◆ **WHAT YOU WILL DO**:
Below are the records. Retype exactly the lines between the lines holding "A BJT switch uses an npn device with β = 100." and "An npn transistor", inclusive.
========================
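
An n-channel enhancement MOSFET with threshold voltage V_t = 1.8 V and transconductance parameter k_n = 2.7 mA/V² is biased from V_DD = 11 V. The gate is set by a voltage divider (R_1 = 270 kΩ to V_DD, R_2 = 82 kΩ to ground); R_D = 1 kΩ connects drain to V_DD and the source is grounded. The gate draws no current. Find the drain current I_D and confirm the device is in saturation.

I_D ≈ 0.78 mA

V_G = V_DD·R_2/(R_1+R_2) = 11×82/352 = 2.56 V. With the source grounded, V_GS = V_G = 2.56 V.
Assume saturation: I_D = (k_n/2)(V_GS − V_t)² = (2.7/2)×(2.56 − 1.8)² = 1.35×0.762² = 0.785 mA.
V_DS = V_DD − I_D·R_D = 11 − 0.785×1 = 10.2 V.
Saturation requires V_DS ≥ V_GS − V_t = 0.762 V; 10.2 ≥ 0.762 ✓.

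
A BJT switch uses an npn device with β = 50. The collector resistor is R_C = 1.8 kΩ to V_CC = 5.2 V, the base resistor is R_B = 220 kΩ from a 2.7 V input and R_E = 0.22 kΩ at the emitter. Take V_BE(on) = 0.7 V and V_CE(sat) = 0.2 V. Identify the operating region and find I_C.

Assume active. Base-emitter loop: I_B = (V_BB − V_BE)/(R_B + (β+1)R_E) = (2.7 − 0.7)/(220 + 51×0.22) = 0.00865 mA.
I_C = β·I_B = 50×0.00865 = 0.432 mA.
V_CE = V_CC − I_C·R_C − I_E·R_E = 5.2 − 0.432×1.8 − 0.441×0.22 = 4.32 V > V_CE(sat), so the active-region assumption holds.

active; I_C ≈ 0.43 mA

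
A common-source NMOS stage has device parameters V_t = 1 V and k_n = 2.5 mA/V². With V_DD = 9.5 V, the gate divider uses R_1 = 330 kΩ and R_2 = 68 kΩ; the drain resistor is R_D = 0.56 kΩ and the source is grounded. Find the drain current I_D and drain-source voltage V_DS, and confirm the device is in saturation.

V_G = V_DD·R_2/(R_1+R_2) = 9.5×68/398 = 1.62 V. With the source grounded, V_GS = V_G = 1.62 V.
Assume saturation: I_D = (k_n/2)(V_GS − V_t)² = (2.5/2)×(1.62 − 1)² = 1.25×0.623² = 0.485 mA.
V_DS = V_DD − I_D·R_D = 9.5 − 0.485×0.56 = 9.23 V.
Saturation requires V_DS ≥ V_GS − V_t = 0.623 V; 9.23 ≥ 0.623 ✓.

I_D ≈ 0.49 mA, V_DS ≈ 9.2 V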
========================
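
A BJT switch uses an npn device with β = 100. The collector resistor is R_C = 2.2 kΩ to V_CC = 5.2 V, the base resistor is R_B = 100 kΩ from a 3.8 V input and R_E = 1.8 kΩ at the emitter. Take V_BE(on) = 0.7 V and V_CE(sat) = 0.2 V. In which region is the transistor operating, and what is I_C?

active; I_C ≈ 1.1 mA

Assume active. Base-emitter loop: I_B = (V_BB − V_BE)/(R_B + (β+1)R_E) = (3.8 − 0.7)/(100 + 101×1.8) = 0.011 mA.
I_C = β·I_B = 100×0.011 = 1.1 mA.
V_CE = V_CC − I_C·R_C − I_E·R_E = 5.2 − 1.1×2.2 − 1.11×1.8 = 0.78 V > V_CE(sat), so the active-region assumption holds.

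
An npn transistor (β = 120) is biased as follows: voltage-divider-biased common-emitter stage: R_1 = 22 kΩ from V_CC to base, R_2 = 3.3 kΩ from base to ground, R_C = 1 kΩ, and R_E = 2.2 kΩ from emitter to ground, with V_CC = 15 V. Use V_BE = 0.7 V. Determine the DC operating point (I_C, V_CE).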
========================
◆ **OUTPUT FOR THIS EXERCISE**:
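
A BJT switch uses an npn device with β = 100. The collector resistor is R_C = 2.2 kΩ to V_CC = 5.2 V, the base resistor is R_B = 100 kΩ from a 3.8 V input and R_E = 1.8 kΩ at the emitter. Take V_BE(on) = 0.7 V and V_CE(sat) = 0.2 V. In which region is the transistor operating, and what is I_C?

active; I_C ≈ 1.1 mA

Assume active. Base-emitter loop: I_B = (V_BB − V_BE)/(R_B + (β+1)R_E) = (3.8 − 0.7)/(100 + 101×1.8) = 0.011 mA.
I_C = β·I_B = 100×0.011 = 1.1 mA.
V_CE = V_CC − I_C·R_C − I_E·R_E = 5.2 − 1.1×2.2 − 1.11×1.8 = 0.78 V > V_CE(sat), so the active-region assumption holds.

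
An npn transistor (β = 120) is biased as follows: voltage-divider-biased common-emitter stage: R_1 = 22 kΩ from V_CC to base, R_2 = 3.3 kΩ from base to ground, R_C = 1 kΩ, and R_E = 2.2 kΩ from emitter to ground, with V_CC = 15 V. Use V_BE = 0.7 V. Determine the DC operating point (I_C, V_CE).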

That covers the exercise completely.